(Data records)

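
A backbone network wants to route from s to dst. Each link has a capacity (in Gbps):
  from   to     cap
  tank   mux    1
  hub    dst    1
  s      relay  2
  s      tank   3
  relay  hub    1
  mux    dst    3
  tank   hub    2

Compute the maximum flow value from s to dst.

Augment s→tank→mux→dst: bottleneck 1. Total 1.
Augment s→tank→hub→dst: bottleneck 1. Total 2.
No augmenting path remains in the residual graph.

2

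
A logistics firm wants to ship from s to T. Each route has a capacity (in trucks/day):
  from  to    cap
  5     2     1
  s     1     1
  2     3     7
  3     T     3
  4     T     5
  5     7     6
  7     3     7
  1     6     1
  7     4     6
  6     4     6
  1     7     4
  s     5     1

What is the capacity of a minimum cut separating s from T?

2

Max flow = 2 (via 2 augmenting paths).
In the residual at optimum, the set reachable from s is {s}.
Cut edges: s→1 (cap 1), s→5 (cap 1). Sum = 2.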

(End Data records)

# Work order:
Looking at the entries above, copy out every line in which "route" occurs.

# Written solution:
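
A backbone network wants to route from s to dst. Each link has a capacity (in Gbps):
A logistics firm wants to ship from s to T. Each route has a capacity (in trucks/day):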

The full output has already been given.